● **BRIEF**: Exactly as shown, give the full listing again.

▼

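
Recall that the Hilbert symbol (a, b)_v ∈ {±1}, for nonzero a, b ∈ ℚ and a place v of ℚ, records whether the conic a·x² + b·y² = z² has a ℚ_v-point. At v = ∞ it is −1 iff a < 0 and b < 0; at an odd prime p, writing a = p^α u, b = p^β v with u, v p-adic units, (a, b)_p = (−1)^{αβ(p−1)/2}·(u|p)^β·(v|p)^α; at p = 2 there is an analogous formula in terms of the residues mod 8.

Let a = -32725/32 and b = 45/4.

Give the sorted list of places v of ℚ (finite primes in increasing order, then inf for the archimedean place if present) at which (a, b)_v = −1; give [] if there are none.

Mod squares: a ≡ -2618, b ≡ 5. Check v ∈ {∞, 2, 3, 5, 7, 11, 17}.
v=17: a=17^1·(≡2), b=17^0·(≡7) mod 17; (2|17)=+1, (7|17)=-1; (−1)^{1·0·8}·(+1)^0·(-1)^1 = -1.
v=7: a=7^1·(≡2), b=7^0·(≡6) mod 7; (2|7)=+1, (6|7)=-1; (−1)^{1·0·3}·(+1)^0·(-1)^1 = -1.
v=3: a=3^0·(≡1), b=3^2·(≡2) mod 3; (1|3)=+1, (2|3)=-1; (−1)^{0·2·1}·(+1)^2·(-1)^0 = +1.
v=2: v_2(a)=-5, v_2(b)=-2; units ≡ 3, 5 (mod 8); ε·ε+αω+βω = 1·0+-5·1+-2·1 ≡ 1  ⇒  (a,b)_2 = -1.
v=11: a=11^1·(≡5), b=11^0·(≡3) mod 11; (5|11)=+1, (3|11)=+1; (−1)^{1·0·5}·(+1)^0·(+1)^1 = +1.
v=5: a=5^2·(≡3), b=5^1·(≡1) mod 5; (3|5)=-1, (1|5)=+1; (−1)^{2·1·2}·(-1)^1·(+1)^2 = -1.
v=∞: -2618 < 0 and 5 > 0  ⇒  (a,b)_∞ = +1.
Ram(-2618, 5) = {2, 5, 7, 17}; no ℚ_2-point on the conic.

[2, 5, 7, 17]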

▲

● **OUTPUT**:
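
Recall that the Hilbert symbol (a, b)_v ∈ {±1}, for nonzero a, b ∈ ℚ and a place v of ℚ, records whether the conic a·x² + b·y² = z² has a ℚ_v-point. At v = ∞ it is −1 iff a < 0 and b < 0; at an odd prime p, writing a = p^α u, b = p^β v with u, v p-adic units, (a, b)_p = (−1)^{αβ(p−1)/2}·(u|p)^β·(v|p)^α; at p = 2 there is an analogous formula in terms of the residues mod 8.

Let a = -32725/32 and b = 45/4.

Give the sorted list of places v of ℚ (finite primes in increasing order, then inf for the archimedean place if present) at which (a, b)_v = −1; give [] if there are none.

Mod squares: a ≡ -2618, b ≡ 5. Check v ∈ {∞, 2, 3, 5, 7, 11, 17}.
v=17: a=17^1·(≡2), b=17^0·(≡7) mod 17; (2|17)=+1, (7|17)=-1; (−1)^{1·0·8}·(+1)^0·(-1)^1 = -1.
v=7: a=7^1·(≡2), b=7^0·(≡6) mod 7; (2|7)=+1, (6|7)=-1; (−1)^{1·0·3}·(+1)^0·(-1)^1 = -1.
v=3: a=3^0·(≡1), b=3^2·(≡2) mod 3; (1|3)=+1, (2|3)=-1; (−1)^{0·2·1}·(+1)^2·(-1)^0 = +1.
v=2: v_2(a)=-5, v_2(b)=-2; units ≡ 3, 5 (mod 8); ε·ε+αω+βω = 1·0+-5·1+-2·1 ≡ 1  ⇒  (a,b)_2 = -1.
v=11: a=11^1·(≡5), b=11^0·(≡3) mod 11; (5|11)=+1, (3|11)=+1; (−1)^{1·0·5}·(+1)^0·(+1)^1 = +1.
v=5: a=5^2·(≡3), b=5^1·(≡1) mod 5; (3|5)=-1, (1|5)=+1; (−1)^{2·1·2}·(-1)^1·(+1)^2 = -1.
v=∞: -2618 < 0 and 5 > 0  ⇒  (a,b)_∞ = +1.
Ram(-2618, 5) = {2, 5, 7, 17}; no ℚ_2-point on the conic.

[2, 5, 7, 17]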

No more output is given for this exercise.